[Opening Data listing section]
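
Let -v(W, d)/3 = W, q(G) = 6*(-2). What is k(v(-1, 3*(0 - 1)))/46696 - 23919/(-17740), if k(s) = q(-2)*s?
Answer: 139535373/103548380 ≈ 1.3475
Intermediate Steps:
q(G) = -12
v(W, d) = -3*W
k(s) = -12*s
k(v(-1, 3*(0 - 1)))/46696 - 23919/(-17740) = -(-36)*(-1)/46696 - 23919/(-17740) = -12*3*(1/46696) - 23919*(-1/17740) = -36*1/46696 + 23919/17740 = -9/11674 + 23919/17740 = 139535373/103548380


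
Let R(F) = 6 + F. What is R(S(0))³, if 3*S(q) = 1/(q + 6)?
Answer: 1295029/5832 ≈ 222.06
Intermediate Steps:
S(q) = 1/(3*(6 + q)) (S(q) = 1/(3*(q + 6)) = 1/(3*(6 + q)))
R(S(0))³ = (6 + 1/(3*(6 + 0)))³ = (6 + (⅓)/6)³ = (6 + (⅓)*(⅙))³ = (6 + 1/18)³ = (109/18)³ = 1295029/5832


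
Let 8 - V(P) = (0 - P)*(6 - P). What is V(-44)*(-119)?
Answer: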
[Closing Data listing section]
**Required action:** Retype the material exactly, including every line.

**Response:**
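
Let -v(W, d)/3 = W, q(G) = 6*(-2). What is k(v(-1, 3*(0 - 1)))/46696 - 23919/(-17740), if k(s) = q(-2)*s?
Answer: 139535373/103548380 ≈ 1.3475
Intermediate Steps:
q(G) = -12
v(W, d) = -3*W
k(s) = -12*s
k(v(-1, 3*(0 - 1)))/46696 - 23919/(-17740) = -(-36)*(-1)/46696 - 23919/(-17740) = -12*3*(1/46696) - 23919*(-1/17740) = -36*1/46696 + 23919/17740 = -9/11674 + 23919/17740 = 139535373/103548380


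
Let R(F) = 6 + F. What is R(S(0))³, if 3*S(q) = 1/(q + 6)?
Answer: 1295029/5832 ≈ 222.06
Intermediate Steps:
S(q) = 1/(3*(6 + q)) (S(q) = 1/(3*(q + 6)) = 1/(3*(6 + q)))
R(S(0))³ = (6 + 1/(3*(6 + 0)))³ = (6 + (⅓)/6)³ = (6 + (⅓)*(⅙))³ = (6 + 1/18)³ = (109/18)³ = 1295029/5832


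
Let 8 - V(P) = (0 - P)*(6 - P). What is V(-44)*(-119)?
Answer: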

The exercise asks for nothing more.